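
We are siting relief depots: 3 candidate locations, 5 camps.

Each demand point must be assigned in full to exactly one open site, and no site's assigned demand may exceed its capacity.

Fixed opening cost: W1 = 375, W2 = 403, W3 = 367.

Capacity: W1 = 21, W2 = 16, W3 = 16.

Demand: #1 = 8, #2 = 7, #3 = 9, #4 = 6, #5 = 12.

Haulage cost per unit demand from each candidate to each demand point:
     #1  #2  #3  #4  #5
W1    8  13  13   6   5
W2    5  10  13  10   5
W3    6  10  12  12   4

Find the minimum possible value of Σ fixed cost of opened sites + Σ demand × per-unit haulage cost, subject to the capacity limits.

Open {W1, W2, W3}; cheapest assignment that respects the capacities:
  W1 (cap 21, load 15): #3, #4 — cost 9×13 + 6×6 = 153
  W2 (cap 16, load 15): #1, #2 — cost 8×5 + 7×10 = 110
  W3 (cap 16, load 12): #5 — cost 12×4 = 48
  Shipping 311, fixed 1145 → total 1456.
  Any other capacity-feasible assignment to {W1, W2, W3} ships for at least 311.
Total demand is 42 and no other set of sites has combined capacity ≥ 42, so {W1, W2, W3} is the only feasible choice of open sites. Minimum: 1456.

1456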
# # # # #
● Work request:
Retype exactly, please, only the lines of the entries that run from the one containing "Haulage cost per" to the last.

● Response below:
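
Haulage cost per unit demand from each candidate to each demand point:
     #1  #2  #3  #4  #5
W1    8  13  13   6   5
W2    5  10  13  10   5
W3    6  10  12  12   4

Find the minimum possible value of Σ fixed cost of opened sites + Σ demand × per-unit haulage cost, subject to the capacity limits.

Open {W1, W2, W3}; cheapest assignment that respects the capacities:
  W1 (cap 21, load 15): #3, #4 — cost 9×13 + 6×6 = 153
  W2 (cap 16, load 15): #1, #2 — cost 8×5 + 7×10 = 110
  W3 (cap 16, load 12): #5 — cost 12×4 = 48
  Shipping 311, fixed 1145 → total 1456.
  Any other capacity-feasible assignment to {W1, W2, W3} ships for at least 311.
Total demand is 42 and no other set of sites has combined capacity ≥ 42, so {W1, W2, W3} is the only feasible choice of open sites. Minimum: 1456.

1456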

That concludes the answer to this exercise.